— EXERCISE AIM —
Both the line with "Step 5 — next — state: x = 14" and the line with "Step 15 — next — state: x = 45" in the records below must appear in the output, along with every line between them, exactly and with nothing added.

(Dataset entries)
○ ○ ○ ○ ○ ○ ○
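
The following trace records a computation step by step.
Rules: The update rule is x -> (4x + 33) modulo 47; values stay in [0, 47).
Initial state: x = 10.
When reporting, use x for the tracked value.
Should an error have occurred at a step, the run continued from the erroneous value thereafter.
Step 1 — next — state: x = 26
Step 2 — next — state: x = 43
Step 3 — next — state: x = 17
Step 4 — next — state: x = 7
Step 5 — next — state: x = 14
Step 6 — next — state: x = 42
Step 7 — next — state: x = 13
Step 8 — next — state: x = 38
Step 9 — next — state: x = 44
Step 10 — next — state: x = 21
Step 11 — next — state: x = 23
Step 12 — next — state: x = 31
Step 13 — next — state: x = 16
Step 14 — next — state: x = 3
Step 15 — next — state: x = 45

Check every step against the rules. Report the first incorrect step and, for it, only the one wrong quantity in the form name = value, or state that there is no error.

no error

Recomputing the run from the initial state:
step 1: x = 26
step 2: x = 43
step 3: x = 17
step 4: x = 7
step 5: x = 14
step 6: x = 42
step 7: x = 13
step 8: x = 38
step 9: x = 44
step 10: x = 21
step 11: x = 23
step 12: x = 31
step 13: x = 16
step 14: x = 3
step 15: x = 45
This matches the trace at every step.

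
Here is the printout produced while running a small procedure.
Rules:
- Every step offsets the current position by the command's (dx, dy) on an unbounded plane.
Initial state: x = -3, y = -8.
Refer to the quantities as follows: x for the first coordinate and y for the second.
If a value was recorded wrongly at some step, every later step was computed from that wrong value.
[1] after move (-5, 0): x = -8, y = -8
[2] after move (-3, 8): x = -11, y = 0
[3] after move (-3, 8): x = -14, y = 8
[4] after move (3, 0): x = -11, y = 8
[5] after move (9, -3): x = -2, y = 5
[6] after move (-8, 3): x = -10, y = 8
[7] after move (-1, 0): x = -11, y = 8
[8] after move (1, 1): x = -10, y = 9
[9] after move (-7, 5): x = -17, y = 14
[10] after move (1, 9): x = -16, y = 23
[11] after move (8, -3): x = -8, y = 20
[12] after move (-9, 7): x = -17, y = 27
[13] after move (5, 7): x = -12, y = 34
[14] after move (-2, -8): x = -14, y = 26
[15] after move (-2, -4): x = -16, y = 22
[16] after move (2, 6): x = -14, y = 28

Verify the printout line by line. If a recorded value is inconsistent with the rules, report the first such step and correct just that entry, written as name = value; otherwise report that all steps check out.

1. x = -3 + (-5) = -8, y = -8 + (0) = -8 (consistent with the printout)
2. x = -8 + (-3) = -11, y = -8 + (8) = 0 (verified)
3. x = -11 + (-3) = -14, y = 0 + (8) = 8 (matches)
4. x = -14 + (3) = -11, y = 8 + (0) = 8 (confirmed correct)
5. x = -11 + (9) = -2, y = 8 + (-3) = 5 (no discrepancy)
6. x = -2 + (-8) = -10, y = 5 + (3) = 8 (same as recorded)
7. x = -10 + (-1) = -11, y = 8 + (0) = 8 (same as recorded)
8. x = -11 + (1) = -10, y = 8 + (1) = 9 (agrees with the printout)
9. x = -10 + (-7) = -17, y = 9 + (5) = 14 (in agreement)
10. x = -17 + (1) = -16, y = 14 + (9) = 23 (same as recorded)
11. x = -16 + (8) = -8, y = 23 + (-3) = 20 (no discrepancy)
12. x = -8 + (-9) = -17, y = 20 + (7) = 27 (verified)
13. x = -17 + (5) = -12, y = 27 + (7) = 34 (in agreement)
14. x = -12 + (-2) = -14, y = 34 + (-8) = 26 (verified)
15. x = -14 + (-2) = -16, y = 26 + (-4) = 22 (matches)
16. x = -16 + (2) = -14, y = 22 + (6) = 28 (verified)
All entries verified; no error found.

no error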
○ ○ ○ ○ ○ ○ ○
— SOLVED PROBLEM —
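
Step 5 — next — state: x = 14
Step 6 — next — state: x = 42
Step 7 — next — state: x = 13
Step 8 — next — state: x = 38
Step 9 — next — state: x = 44
Step 10 — next — state: x = 21
Step 11 — next — state: x = 23
Step 12 — next — state: x = 31
Step 13 — next — state: x = 16
Step 14 — next — state: x = 3
Step 15 — next — state: x = 45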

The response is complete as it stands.